- _Exercise_
Each line below must be written out exactly as shown.

(Stored items)

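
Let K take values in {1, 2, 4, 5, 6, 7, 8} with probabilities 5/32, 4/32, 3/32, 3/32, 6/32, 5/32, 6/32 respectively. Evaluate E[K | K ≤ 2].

13/9

P(K ≤ 2) = 9/32.
Σ over the event: 1·5/32 + 2·1/8 = 13/32.
E[K | K ≤ 2] = (13/32) / (9/32) = 13/9.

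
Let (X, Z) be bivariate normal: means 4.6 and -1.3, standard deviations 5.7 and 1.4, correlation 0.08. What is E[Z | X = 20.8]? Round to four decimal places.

-0.9817

For a bivariate normal, E[Z | X=x] = μ_Z + ρ·(σ_Z/σ_X)·(x − μ_X).
E[Z | X=20.8] = -1.3 + (0.08)·(1.4/5.7)·(20.8 − (4.6)) = -1.3 + (0.019649)·(16.2) = -0.9817.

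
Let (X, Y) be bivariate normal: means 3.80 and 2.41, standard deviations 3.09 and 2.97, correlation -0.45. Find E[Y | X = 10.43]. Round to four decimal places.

For a bivariate normal, E[Y | X=x] = μ_Y + ρ·(σ_Y/σ_X)·(x − μ_X).
E[Y | X=10.43] = 2.41 + (-0.45)·(2.97/3.09)·(10.43 − (3.80)) = 2.41 + (-0.43252)·(6.63) = -0.4576.

-0.4576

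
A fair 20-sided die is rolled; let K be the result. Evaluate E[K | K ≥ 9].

29/2

Given K ≥ 9, K is equally likely to be any of {9, 10, 11, 12, 13, 14, 15, 16, 17, 18, 19, 20}.
E[K | K ≥ 9] = (9 + 10 + 11 + 12 + 13 + 14 + 15 + 16 + 17 + 18 + 19 + 20) / 12 = 29/2.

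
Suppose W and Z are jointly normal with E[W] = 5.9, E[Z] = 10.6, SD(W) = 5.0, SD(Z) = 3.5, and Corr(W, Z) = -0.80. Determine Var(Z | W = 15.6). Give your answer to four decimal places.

For a bivariate normal, Var(Z | W=x) = σ_Z²(1 − ρ²).
Var(Z | W=15.6) = (3.5)²·(1 − (-0.80)²) = 12.25·0.36 = 4.4100.

4.4100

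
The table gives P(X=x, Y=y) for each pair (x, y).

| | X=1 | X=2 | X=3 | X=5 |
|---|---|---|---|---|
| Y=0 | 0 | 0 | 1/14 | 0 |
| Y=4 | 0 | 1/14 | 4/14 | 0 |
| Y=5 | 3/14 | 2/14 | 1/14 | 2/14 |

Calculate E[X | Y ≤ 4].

P(Y ≤ 4) = 3/7.
Σ X·P over the event = 2·(1/14) + 3·(1/14) + 3·(4/14) = 17/14.
E[X | Y ≤ 4] = (17/14) / (3/7) = 17/6.

17/6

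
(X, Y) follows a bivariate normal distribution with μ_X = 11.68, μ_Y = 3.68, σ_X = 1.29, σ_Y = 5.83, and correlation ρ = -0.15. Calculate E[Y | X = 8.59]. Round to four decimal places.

E[Y | X=x] = μ_Y + ρ(σ_Y/σ_X)(x − μ_X) for jointly normal variables.
E[Y | X=8.59] = 3.68 + (-0.15)·(5.83/1.29)·(8.59 − (11.68)) = 3.68 + (-0.67791)·(-3.09) = 5.7747.

5.7747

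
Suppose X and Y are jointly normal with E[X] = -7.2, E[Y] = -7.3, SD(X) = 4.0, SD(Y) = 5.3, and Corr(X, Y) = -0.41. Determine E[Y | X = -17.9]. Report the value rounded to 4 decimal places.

For a bivariate normal, E[Y | X=x] = μ_Y + ρ·(σ_Y/σ_X)·(x − μ_X).
E[Y | X=-17.9] = -7.3 + (-0.41)·(5.3/4.0)·(-17.9 − (-7.2)) = -7.3 + (-0.54325)·(-10.7) = -1.4872.

-1.4872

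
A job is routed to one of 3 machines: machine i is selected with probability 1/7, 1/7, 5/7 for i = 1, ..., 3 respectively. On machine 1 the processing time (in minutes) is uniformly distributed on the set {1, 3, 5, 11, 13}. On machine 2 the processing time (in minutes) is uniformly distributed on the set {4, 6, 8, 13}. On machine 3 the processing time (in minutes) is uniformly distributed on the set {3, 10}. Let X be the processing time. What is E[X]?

937/140

E[X | machine 1] = (1+3+5+11+13)/5 = 33/5.
E[X | machine 2] = (4+6+8+13)/4 = 31/4.
E[X | machine 3] = (3+10)/2 = 13/2.
By the law of total expectation,
E[X] = (1/7)·(33/5) + (1/7)·(31/4) + (5/7)·(13/2) = 937/140.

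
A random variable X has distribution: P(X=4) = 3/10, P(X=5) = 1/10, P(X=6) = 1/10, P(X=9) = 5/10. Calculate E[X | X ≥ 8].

P(X ≥ 8) = 1/2.
Σ over the event: 9·1/2 = 9/2.
E[X | X ≥ 8] = (9/2) / (1/2) = 9.

9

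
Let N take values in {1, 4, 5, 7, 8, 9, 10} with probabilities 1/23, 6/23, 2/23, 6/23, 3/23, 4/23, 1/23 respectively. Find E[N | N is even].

P(N is even) = 10/23.
Σ over the event: 4·6/23 + 8·3/23 + 10·1/23 = 58/23.
E[N | N is even] = (58/23) / (10/23) = 29/5.

29/5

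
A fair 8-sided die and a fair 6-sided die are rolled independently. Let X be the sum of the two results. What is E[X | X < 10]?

214/33

P(X < 10) = 11/16.
Σ over the event: 2·1/48 + 3·1/24 + 4·1/16 + 5·1/12 + 6·5/48 + 7·1/8 + 8·1/8 + 9·1/8 = 107/24.
E[X | X < 10] = (107/24) / (11/16) = 214/33.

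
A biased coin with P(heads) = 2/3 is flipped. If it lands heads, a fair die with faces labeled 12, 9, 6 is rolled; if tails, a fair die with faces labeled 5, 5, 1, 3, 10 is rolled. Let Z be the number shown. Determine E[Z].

38/5

E[Z | heads] = (12+9+6)/3 = 9.
E[Z | tails] = (5+5+1+3+10)/5 = 24/5.
E[Z] = (2/3)·(9) + (1/3)·(24/5) = 38/5.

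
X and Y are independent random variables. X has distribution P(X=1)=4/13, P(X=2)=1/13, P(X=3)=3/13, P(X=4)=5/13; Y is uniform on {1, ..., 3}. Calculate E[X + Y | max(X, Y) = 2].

P(max(X, Y) = 2) = 2/13.
Summing (X+Y)·P(x,y) over outcomes with max(X, Y) = 2 gives 19/39.
E[X + Y | max(X, Y) = 2] = (19/39) / (2/13) = 19/6.

19/6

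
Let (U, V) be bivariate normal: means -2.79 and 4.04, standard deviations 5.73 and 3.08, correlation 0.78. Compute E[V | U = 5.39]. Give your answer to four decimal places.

7.4696

For a bivariate normal, E[V | U=x] = μ_V + ρ·(σ_V/σ_U)·(x − μ_U).
E[V | U=5.39] = 4.04 + (0.78)·(3.08/5.73)·(5.39 − (-2.79)) = 4.04 + (0.41927)·(8.18) = 7.4696.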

- _Result below_
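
Let K take values in {1, 2, 4, 5, 6, 7, 8} with probabilities 5/32, 4/32, 3/32, 3/32, 6/32, 5/32, 6/32 respectively. Evaluate E[K | K ≤ 2].

13/9

P(K ≤ 2) = 9/32.
Σ over the event: 1·5/32 + 2·1/8 = 13/32.
E[K | K ≤ 2] = (13/32) / (9/32) = 13/9.

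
Let (X, Z) be bivariate normal: means 4.6 and -1.3, standard deviations 5.7 and 1.4, correlation 0.08. What is E[Z | X = 20.8]? Round to four decimal places.

-0.9817

For a bivariate normal, E[Z | X=x] = μ_Z + ρ·(σ_Z/σ_X)·(x − μ_X).
E[Z | X=20.8] = -1.3 + (0.08)·(1.4/5.7)·(20.8 − (4.6)) = -1.3 + (0.019649)·(16.2) = -0.9817.

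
Let (X, Y) be bivariate normal: means 3.80 and 2.41, standard deviations 3.09 and 2.97, correlation -0.45. Find E[Y | X = 10.43]. Round to four decimal places.

For a bivariate normal, E[Y | X=x] = μ_Y + ρ·(σ_Y/σ_X)·(x − μ_X).
E[Y | X=10.43] = 2.41 + (-0.45)·(2.97/3.09)·(10.43 − (3.80)) = 2.41 + (-0.43252)·(6.63) = -0.4576.

-0.4576

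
A fair 20-sided die is rolled; let K be the result. Evaluate E[K | K ≥ 9].

29/2

Given K ≥ 9, K is equally likely to be any of {9, 10, 11, 12, 13, 14, 15, 16, 17, 18, 19, 20}.
E[K | K ≥ 9] = (9 + 10 + 11 + 12 + 13 + 14 + 15 + 16 + 17 + 18 + 19 + 20) / 12 = 29/2.

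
Suppose W and Z are jointly normal with E[W] = 5.9, E[Z] = 10.6, SD(W) = 5.0, SD(Z) = 3.5, and Corr(W, Z) = -0.80. Determine Var(Z | W = 15.6). Give your answer to four decimal places.

For a bivariate normal, Var(Z | W=x) = σ_Z²(1 − ρ²).
Var(Z | W=15.6) = (3.5)²·(1 − (-0.80)²) = 12.25·0.36 = 4.4100.

4.4100

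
The table gives P(X=x, Y=y) for each pair (x, y).

| | X=1 | X=2 | X=3 | X=5 |
|---|---|---|---|---|
| Y=0 | 0 | 0 | 1/14 | 0 |
| Y=4 | 0 | 1/14 | 4/14 | 0 |
| Y=5 | 3/14 | 2/14 | 1/14 | 2/14 |

Calculate E[X | Y ≤ 4].

P(Y ≤ 4) = 3/7.
Σ X·P over the event = 2·(1/14) + 3·(1/14) + 3·(4/14) = 17/14.
E[X | Y ≤ 4] = (17/14) / (3/7) = 17/6.

17/6

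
(X, Y) follows a bivariate normal distribution with μ_X = 11.68, μ_Y = 3.68, σ_X = 1.29, σ_Y = 5.83, and correlation ρ = -0.15. Calculate E[Y | X = 8.59]. Round to four decimal places.

E[Y | X=x] = μ_Y + ρ(σ_Y/σ_X)(x − μ_X) for jointly normal variables.
E[Y | X=8.59] = 3.68 + (-0.15)·(5.83/1.29)·(8.59 − (11.68)) = 3.68 + (-0.67791)·(-3.09) = 5.7747.

5.7747

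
Suppose X and Y are jointly normal with E[X] = -7.2, E[Y] = -7.3, SD(X) = 4.0, SD(Y) = 5.3, and Corr(X, Y) = -0.41. Determine E[Y | X = -17.9]. Report the value rounded to 4 decimal places.

For a bivariate normal, E[Y | X=x] = μ_Y + ρ·(σ_Y/σ_X)·(x − μ_X).
E[Y | X=-17.9] = -7.3 + (-0.41)·(5.3/4.0)·(-17.9 − (-7.2)) = -7.3 + (-0.54325)·(-10.7) = -1.4872.

-1.4872

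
A job is routed to one of 3 machines: machine i is selected with probability 1/7, 1/7, 5/7 for i = 1, ..., 3 respectively. On machine 1 the processing time (in minutes) is uniformly distributed on the set {1, 3, 5, 11, 13}. On machine 2 the processing time (in minutes) is uniformly distributed on the set {4, 6, 8, 13}. On machine 3 the processing time (in minutes) is uniformly distributed on the set {3, 10}. Let X be the processing time. What is E[X]?

937/140

E[X | machine 1] = (1+3+5+11+13)/5 = 33/5.
E[X | machine 2] = (4+6+8+13)/4 = 31/4.
E[X | machine 3] = (3+10)/2 = 13/2.
By the law of total expectation,
E[X] = (1/7)·(33/5) + (1/7)·(31/4) + (5/7)·(13/2) = 937/140.

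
A random variable X has distribution: P(X=4) = 3/10, P(X=5) = 1/10, P(X=6) = 1/10, P(X=9) = 5/10. Calculate E[X | X ≥ 8].

P(X ≥ 8) = 1/2.
Σ over the event: 9·1/2 = 9/2.
E[X | X ≥ 8] = (9/2) / (1/2) = 9.

9

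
Let N take values in {1, 4, 5, 7, 8, 9, 10} with probabilities 1/23, 6/23, 2/23, 6/23, 3/23, 4/23, 1/23 respectively. Find E[N | N is even].

P(N is even) = 10/23.
Σ over the event: 4·6/23 + 8·3/23 + 10·1/23 = 58/23.
E[N | N is even] = (58/23) / (10/23) = 29/5.

29/5

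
A fair 8-sided die and a fair 6-sided die are rolled independently. Let X be the sum of the two results. What is E[X | X < 10]?

214/33

P(X < 10) = 11/16.
Σ over the event: 2·1/48 + 3·1/24 + 4·1/16 + 5·1/12 + 6·5/48 + 7·1/8 + 8·1/8 + 9·1/8 = 107/24.
E[X | X < 10] = (107/24) / (11/16) = 214/33.

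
A biased coin with P(heads) = 2/3 is flipped. If it lands heads, a fair die with faces labeled 12, 9, 6 is rolled; if tails, a fair die with faces labeled 5, 5, 1, 3, 10 is rolled. Let Z be the number shown. Determine E[Z].

38/5

E[Z | heads] = (12+9+6)/3 = 9.
E[Z | tails] = (5+5+1+3+10)/5 = 24/5.
E[Z] = (2/3)·(9) + (1/3)·(24/5) = 38/5.

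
X and Y are independent random variables. X has distribution P(X=1)=4/13, P(X=2)=1/13, P(X=3)=3/13, P(X=4)=5/13; Y is uniform on {1, ..., 3}. Calculate E[X + Y | max(X, Y) = 2].

P(max(X, Y) = 2) = 2/13.
Summing (X+Y)·P(x,y) over outcomes with max(X, Y) = 2 gives 19/39.
E[X + Y | max(X, Y) = 2] = (19/39) / (2/13) = 19/6.

19/6

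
Let (U, V) be bivariate normal: means -2.79 and 4.04, standard deviations 5.73 and 3.08, correlation 0.78. Compute E[V | U = 5.39]. Give your answer to four decimal places.

7.4696

For a bivariate normal, E[V | U=x] = μ_V + ρ·(σ_V/σ_U)·(x − μ_U).
E[V | U=5.39] = 4.04 + (0.78)·(3.08/5.73)·(5.39 − (-2.79)) = 4.04 + (0.41927)·(8.18) = 7.4696.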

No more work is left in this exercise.